→ **TASK BRIEF**
Return each entry unchanged.

→ **RECORDS**
*-*-*

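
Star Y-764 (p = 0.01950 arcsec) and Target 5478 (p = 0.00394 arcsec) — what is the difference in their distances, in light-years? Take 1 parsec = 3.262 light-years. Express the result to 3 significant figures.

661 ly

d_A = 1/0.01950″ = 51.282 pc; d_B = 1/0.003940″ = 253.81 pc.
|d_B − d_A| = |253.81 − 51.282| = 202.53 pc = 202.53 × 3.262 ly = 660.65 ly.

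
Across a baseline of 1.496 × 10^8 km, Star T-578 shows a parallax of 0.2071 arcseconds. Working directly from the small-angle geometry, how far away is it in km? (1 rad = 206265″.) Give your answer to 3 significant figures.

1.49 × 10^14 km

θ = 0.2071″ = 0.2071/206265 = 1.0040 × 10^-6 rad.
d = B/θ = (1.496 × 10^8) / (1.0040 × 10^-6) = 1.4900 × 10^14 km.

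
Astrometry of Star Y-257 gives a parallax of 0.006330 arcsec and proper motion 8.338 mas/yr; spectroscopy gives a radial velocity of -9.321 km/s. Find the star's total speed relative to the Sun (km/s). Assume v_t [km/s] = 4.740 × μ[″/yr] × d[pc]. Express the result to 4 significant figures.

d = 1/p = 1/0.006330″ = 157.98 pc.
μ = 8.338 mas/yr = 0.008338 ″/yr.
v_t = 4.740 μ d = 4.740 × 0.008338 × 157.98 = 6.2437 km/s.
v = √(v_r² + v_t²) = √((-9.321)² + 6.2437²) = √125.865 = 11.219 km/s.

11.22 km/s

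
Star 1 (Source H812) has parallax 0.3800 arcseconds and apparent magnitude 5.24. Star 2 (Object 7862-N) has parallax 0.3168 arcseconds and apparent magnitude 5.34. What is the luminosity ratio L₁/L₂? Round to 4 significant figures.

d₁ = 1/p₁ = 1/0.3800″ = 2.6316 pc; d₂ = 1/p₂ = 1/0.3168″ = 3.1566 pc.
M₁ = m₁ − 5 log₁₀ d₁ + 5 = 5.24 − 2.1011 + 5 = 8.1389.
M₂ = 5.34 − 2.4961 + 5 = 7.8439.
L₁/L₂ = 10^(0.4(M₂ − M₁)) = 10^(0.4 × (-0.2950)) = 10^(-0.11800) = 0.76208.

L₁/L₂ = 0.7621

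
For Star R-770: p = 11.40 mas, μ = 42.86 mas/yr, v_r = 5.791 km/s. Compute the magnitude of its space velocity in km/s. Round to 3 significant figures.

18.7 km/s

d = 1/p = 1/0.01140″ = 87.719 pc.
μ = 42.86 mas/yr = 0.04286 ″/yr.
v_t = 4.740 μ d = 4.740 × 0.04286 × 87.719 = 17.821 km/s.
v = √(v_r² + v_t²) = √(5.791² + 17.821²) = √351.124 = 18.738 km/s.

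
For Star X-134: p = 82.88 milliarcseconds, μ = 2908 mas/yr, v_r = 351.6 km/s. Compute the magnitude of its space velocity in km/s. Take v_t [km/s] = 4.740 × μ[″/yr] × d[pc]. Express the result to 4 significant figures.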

*-*-*

→ **COMPLETED TASK**
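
Star Y-764 (p = 0.01950 arcsec) and Target 5478 (p = 0.00394 arcsec) — what is the difference in their distances, in light-years? Take 1 parsec = 3.262 light-years. Express the result to 3 significant figures.

661 ly

d_A = 1/0.01950″ = 51.282 pc; d_B = 1/0.003940″ = 253.81 pc.
|d_B − d_A| = |253.81 − 51.282| = 202.53 pc = 202.53 × 3.262 ly = 660.65 ly.

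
Across a baseline of 1.496 × 10^8 km, Star T-578 shows a parallax of 0.2071 arcseconds. Working directly from the small-angle geometry, how far away is it in km? (1 rad = 206265″.) Give your answer to 3 significant figures.

1.49 × 10^14 km

θ = 0.2071″ = 0.2071/206265 = 1.0040 × 10^-6 rad.
d = B/θ = (1.496 × 10^8) / (1.0040 × 10^-6) = 1.4900 × 10^14 km.

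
Astrometry of Star Y-257 gives a parallax of 0.006330 arcsec and proper motion 8.338 mas/yr; spectroscopy gives a radial velocity of -9.321 km/s. Find the star's total speed relative to the Sun (km/s). Assume v_t [km/s] = 4.740 × μ[″/yr] × d[pc]. Express the result to 4 significant figures.

d = 1/p = 1/0.006330″ = 157.98 pc.
μ = 8.338 mas/yr = 0.008338 ″/yr.
v_t = 4.740 μ d = 4.740 × 0.008338 × 157.98 = 6.2437 km/s.
v = √(v_r² + v_t²) = √((-9.321)² + 6.2437²) = √125.865 = 11.219 km/s.

11.22 km/s

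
Star 1 (Source H812) has parallax 0.3800 arcseconds and apparent magnitude 5.24. Star 2 (Object 7862-N) has parallax 0.3168 arcseconds and apparent magnitude 5.34. What is the luminosity ratio L₁/L₂? Round to 4 significant figures.

d₁ = 1/p₁ = 1/0.3800″ = 2.6316 pc; d₂ = 1/p₂ = 1/0.3168″ = 3.1566 pc.
M₁ = m₁ − 5 log₁₀ d₁ + 5 = 5.24 − 2.1011 + 5 = 8.1389.
M₂ = 5.34 − 2.4961 + 5 = 7.8439.
L₁/L₂ = 10^(0.4(M₂ − M₁)) = 10^(0.4 × (-0.2950)) = 10^(-0.11800) = 0.76208.

L₁/L₂ = 0.7621

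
For Star R-770: p = 11.40 mas, μ = 42.86 mas/yr, v_r = 5.791 km/s. Compute the magnitude of its space velocity in km/s. Round to 3 significant figures.

18.7 km/s

d = 1/p = 1/0.01140″ = 87.719 pc.
μ = 42.86 mas/yr = 0.04286 ″/yr.
v_t = 4.740 μ d = 4.740 × 0.04286 × 87.719 = 17.821 km/s.
v = √(v_r² + v_t²) = √(5.791² + 17.821²) = √351.124 = 18.738 km/s.

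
For Star X-134: p = 82.88 milliarcseconds, μ = 2908 mas/yr, v_r = 351.6 km/s. Compute the magnitude of its space velocity in km/s. Take v_t [km/s] = 4.740 × μ[″/yr] × d[pc]. Express the result to 4 significant figures.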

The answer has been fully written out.